_Problem statement_
Go through the listing below and output exactly the line with "48511$. What is", the line with "Answer: $367207820$", and each line between; omit the rest.

_Extracted entries_
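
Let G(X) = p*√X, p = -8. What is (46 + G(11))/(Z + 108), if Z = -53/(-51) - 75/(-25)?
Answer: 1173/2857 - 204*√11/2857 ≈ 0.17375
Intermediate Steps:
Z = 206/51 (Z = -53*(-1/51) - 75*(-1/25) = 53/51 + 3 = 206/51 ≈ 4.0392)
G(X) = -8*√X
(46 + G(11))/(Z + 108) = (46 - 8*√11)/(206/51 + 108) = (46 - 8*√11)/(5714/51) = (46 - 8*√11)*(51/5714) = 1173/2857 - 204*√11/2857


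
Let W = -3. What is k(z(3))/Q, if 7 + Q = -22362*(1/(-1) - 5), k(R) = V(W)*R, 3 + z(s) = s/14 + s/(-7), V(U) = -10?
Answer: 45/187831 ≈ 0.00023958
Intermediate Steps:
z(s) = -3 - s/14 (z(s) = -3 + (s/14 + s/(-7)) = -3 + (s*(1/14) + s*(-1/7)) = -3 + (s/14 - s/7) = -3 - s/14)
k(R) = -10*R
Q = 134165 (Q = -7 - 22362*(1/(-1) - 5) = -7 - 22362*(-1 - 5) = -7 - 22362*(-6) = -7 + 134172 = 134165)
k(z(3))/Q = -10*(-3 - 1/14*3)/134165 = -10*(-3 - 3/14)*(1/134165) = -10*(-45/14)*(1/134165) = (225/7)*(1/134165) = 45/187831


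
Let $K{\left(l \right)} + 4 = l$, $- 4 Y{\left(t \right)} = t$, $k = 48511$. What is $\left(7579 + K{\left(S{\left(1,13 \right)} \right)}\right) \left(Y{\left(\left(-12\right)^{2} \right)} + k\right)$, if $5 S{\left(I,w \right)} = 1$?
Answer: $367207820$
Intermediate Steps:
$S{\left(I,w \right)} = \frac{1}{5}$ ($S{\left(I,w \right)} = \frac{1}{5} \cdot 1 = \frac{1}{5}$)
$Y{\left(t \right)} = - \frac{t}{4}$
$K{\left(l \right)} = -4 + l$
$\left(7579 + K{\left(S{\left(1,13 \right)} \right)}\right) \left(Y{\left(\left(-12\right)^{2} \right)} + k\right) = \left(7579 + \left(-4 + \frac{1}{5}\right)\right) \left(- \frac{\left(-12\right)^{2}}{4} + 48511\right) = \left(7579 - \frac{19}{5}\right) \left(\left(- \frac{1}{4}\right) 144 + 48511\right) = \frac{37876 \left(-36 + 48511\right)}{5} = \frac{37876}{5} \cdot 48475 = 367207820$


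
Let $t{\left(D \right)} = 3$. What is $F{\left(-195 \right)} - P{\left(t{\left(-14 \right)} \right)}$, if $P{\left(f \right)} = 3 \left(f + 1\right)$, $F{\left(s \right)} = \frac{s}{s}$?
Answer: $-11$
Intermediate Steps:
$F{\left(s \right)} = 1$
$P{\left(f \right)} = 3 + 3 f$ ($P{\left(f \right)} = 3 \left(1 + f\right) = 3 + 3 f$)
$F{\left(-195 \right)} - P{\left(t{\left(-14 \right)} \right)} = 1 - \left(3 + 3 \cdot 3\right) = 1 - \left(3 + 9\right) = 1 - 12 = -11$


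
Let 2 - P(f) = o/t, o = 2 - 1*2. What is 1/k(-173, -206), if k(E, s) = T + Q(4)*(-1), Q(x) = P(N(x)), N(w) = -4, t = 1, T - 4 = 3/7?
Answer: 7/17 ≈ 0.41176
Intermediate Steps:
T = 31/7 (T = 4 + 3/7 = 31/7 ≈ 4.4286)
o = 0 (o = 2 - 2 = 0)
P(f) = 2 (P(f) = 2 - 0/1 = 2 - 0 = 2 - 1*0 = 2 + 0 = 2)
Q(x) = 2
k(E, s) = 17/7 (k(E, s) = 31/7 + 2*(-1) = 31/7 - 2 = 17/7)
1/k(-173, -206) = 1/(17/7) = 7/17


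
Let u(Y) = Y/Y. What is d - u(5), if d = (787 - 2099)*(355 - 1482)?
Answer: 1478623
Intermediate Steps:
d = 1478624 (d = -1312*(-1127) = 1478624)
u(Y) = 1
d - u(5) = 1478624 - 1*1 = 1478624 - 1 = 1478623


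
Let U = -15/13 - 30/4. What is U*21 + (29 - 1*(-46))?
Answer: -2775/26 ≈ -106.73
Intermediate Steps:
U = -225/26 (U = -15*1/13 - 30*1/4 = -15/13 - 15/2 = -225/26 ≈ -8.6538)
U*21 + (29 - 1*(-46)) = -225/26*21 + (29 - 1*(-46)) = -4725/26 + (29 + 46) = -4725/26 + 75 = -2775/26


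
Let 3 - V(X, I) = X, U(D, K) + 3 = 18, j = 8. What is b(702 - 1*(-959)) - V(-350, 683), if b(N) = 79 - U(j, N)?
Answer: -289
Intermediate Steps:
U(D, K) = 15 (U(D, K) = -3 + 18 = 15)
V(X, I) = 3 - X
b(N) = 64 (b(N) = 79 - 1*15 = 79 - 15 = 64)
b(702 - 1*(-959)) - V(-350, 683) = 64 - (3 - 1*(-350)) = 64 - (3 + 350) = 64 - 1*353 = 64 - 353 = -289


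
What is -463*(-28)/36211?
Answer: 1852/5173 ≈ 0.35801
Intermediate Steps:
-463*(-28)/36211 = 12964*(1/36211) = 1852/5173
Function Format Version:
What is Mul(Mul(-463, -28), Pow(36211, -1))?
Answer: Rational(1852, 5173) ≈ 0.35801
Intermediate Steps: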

_Response_
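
Let $K{\left(l \right)} + 4 = l$, $- 4 Y{\left(t \right)} = t$, $k = 48511$. What is $\left(7579 + K{\left(S{\left(1,13 \right)} \right)}\right) \left(Y{\left(\left(-12\right)^{2} \right)} + k\right)$, if $5 S{\left(I,w \right)} = 1$?
Answer: $367207820$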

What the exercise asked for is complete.